Stored data entries
________________________________________

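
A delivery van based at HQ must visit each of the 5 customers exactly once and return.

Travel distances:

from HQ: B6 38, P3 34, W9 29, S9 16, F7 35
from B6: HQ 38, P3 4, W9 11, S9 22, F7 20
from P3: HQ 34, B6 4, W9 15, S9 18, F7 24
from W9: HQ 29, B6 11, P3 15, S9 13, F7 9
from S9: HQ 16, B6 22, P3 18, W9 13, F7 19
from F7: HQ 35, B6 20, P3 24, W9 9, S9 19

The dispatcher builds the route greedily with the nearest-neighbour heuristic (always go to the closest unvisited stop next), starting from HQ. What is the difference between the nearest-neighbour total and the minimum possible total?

From HQ: S9=16, W9=29, P3=34, F7=35, B6=38 → choose S9 (16).
From S9: W9=13, P3=18, F7=19, B6=22 → choose W9 (13).
From W9: F7=9, B6=11, P3=15 → choose F7 (9).
From F7: B6=20, P3=24 → choose B6 (20).
From B6: P3=4 → choose P3 (4).
NN route HQ → S9 → W9 → F7 → B6 → P3 → HQ costs 96.
Optimal: HQ → P3 → B6 → W9 → F7 → S9 → HQ costs 93 (by enumerating all 60 distinct tours).
Excess = 96 − 93 = 3.

3 longer than the optimal tour.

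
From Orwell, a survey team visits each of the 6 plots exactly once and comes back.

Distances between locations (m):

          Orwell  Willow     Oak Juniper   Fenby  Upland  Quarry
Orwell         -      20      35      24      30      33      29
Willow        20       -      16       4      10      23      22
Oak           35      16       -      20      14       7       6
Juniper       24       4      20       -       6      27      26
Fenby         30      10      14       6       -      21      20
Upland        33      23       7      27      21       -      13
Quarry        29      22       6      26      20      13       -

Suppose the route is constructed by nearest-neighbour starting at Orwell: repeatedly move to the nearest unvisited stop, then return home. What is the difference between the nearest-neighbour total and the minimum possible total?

3 m longer than the optimal tour.

Orwell: Willow=20, Juniper=24, Quarry=29, Fenby=30, Upland=33, Oak=35 ⇒ Willow
Willow: Juniper=4, Fenby=10, Oak=16, Quarry=22, Upland=23 ⇒ Juniper
Juniper: Fenby=6, Oak=20, Quarry=26, Upland=27 ⇒ Fenby
Fenby: Oak=14, Quarry=20, Upland=21 ⇒ Oak
Oak: Quarry=6, Upland=7 ⇒ Quarry
Quarry: Upland=13 ⇒ Upland
NN route Orwell → Willow → Juniper → Fenby → Oak → Quarry → Upland → Orwell costs 96.
Optimal: Orwell → Willow → Juniper → Fenby → Oak → Upland → Quarry → Orwell costs 93 (by enumerating all 360 distinct tours).
Excess = 96 − 93 = 3.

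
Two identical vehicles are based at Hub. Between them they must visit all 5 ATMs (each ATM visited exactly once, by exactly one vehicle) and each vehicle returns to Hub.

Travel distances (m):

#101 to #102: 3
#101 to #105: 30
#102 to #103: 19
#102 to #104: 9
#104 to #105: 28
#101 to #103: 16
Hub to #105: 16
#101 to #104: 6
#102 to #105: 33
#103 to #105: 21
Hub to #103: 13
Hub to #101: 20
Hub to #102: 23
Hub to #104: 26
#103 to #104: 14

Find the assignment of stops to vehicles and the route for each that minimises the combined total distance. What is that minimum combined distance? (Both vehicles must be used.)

Try each way of splitting the stops between the two vehicles (each non-empty) and, for each split, find the best tour for each vehicle:
  {#101} + {#102, #103, #104, #105}: 40 + 83 = 123
  {#102} + {#101, #103, #104, #105}: 46 + 77 = 123
  {#101, #102} + {#103, #104, #105}: 46 + 71 = 117
  {#103} + {#101, #102, #104, #105}: 26 + 76 = 102
  {#101, #103} + {#102, #104, #105}: 49 + 76 = 125
  {#102, #103} + {#101, #104, #105}: 55 + 70 = 125
  … (15 splits in total)
  {#101, #102, #103, #104} + {#105}: 59 + 32 = 91  ← best
Best: vehicle 1 Hub → #101 → #102 → #104 → #103 → Hub = 59; vehicle 2 Hub → #105 → Hub = 32; combined 91.

Minimum combined distance: 91 m.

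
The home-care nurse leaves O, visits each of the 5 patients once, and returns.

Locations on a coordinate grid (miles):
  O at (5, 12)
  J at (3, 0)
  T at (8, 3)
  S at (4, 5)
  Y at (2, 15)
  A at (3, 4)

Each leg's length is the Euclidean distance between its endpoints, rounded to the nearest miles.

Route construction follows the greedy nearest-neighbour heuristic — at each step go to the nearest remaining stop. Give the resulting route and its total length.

Total distance 34 miles via the nearest-neighbour route O → Y → S → A → J → T → O.

From O: distances to unvisited — Y=4, S=7, A=8, T=9, J=12. Nearest is Y (4).
From Y: distances to unvisited — S=10, A=11, T=13, J=15. Nearest is S (10).
From S: distances to unvisited — A=1, T=4, J=5. Nearest is A (1).
From A: distances to unvisited — J=4, T=5. Nearest is J (4).
From J: distances to unvisited — T=6. Nearest is T (6).
Return T→O: 9.
Total = 4 + 10 + 1 + 4 + 6 + 9 = 34.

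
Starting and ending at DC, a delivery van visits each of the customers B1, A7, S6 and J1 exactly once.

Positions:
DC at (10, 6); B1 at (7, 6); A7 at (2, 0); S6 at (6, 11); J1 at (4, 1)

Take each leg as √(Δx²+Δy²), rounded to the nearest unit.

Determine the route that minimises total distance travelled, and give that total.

Shortest round trip = 29.

With 4 stops there are 4!/2 = 12 distinct round trips (a route and its reverse cost the same).
DC-B1-A7-S6-J1-DC: 3+8+12+10+8 = 41
DC-B1-A7-J1-S6-DC: 3+8+2+10+6 = 29
DC-B1-S6-A7-J1-DC: 3+5+12+2+8 = 30
DC-B1-S6-J1-A7-DC: 3+5+10+2+10 = 30
DC-B1-J1-A7-S6-DC: 3+6+2+12+6 = 29
DC-B1-J1-S6-A7-DC: 3+6+10+12+10 = 41
DC-A7-B1-S6-J1-DC: 10+8+5+10+8 = 41
DC-A7-B1-J1-S6-DC: 10+8+6+10+6 = 40
DC-A7-S6-B1-J1-DC: 10+12+5+6+8 = 41
DC-A7-J1-B1-S6-DC: 10+2+6+5+6 = 29
DC-S6-B1-A7-J1-DC: 6+5+8+2+8 = 29
DC-S6-A7-B1-J1-DC: 6+12+8+6+8 = 40
The minimum is 29.
One optimal route: DC → B1 → A7 → J1 → S6 → DC (or its reverse).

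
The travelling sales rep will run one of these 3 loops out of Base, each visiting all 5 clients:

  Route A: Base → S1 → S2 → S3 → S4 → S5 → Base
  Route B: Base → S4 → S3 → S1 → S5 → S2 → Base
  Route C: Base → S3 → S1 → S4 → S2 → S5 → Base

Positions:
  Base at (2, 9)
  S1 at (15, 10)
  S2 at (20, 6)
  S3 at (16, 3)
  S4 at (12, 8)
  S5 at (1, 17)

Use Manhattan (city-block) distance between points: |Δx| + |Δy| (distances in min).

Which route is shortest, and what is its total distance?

Route A: 14 + 9 + 7 + 9 + 20 + 9 = 68
Route B: 11 + 9 + 8 + 21 + 30 + 21 = 100
Route C: 20 + 8 + 5 + 10 + 30 + 9 = 82

68 min — Route A is the shortest.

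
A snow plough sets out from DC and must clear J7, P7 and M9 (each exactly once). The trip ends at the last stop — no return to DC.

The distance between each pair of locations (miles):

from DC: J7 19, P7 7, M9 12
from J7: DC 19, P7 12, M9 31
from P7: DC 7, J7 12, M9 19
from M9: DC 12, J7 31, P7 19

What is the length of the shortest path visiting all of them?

Minimum one-way distance = 43 miles.

There are 3! = 6 possible orderings.
DC → J7 → P7 → M9: 19+12+19 = 50
DC → J7 → M9 → P7: 19+31+19 = 69
DC → P7 → J7 → M9: 7+12+31 = 50
DC → P7 → M9 → J7: 7+19+31 = 57
DC → M9 → J7 → P7: 12+31+12 = 55
DC → M9 → P7 → J7: 12+19+12 = 43
The minimum is 43.
One shortest path: DC → M9 → P7 → J7.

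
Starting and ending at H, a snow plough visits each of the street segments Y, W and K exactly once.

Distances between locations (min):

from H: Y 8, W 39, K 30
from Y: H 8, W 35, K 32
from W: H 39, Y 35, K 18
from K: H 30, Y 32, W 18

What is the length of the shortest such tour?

With 3 stops there are 3!/2 = 3 distinct round trips (a route and its reverse cost the same).
H - Y - W - K - H: 8+35+18+30 = 91
H - Y - K - W - H: 8+32+18+39 = 97
H - W - Y - K - H: 39+35+32+30 = 136
The minimum is 91.
One optimal route: H → Y → W → K → H (or its reverse).

91 min — the shortest possible round trip.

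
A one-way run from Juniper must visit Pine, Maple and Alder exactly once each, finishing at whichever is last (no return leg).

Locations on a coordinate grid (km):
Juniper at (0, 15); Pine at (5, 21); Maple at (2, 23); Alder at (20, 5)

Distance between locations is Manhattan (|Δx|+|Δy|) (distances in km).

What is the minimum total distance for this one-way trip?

46 km — the minimum one-way total.

There are 3! = 6 possible orderings.
Juniper - Pine - Maple - Alder: 11+5+36 = 52
Juniper - Pine - Alder - Maple: 11+31+36 = 78
Juniper - Maple - Pine - Alder: 10+5+31 = 46
Juniper - Maple - Alder - Pine: 10+36+31 = 77
Juniper - Alder - Pine - Maple: 30+31+5 = 66
Juniper - Alder - Maple - Pine: 30+36+5 = 71
The minimum is 46.
One shortest path: Juniper → Maple → Pine → Alder.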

________________________________________

# TASK
In the records above, find the lines containing "last" and copy them.

# PROBLEM SOLUTION
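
A snow plough sets out from DC and must clear J7, P7 and M9 (each exactly once). The trip ends at the last stop — no return to DC.
A one-way run from Juniper must visit Pine, Maple and Alder exactly once each, finishing at whichever is last (no return leg).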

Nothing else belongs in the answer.